→ Assigned task: Answer with one number only: the count of lines below that hold the word "probability".

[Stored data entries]
● ● ● ●
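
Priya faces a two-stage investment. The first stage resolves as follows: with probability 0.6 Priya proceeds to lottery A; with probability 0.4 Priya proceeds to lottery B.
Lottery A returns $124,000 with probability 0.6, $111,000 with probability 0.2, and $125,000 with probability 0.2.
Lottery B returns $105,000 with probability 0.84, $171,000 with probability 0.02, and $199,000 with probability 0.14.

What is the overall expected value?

EV(A) = 0.6 × 124000 + 0.2 × 111000 + 0.2 × 125000 = 74400 + 22200 + 25000 = 121600
EV(B) = 0.84 × 105000 + 0.02 × 171000 + 0.14 × 199000 = 88200 + 3420 + 27860 = 119480
Overall = 0.6 × 121600 + 0.4 × 119480 = 72960 + 47792 = 120752

$120,752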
● ● ● ●
→ Task result: 3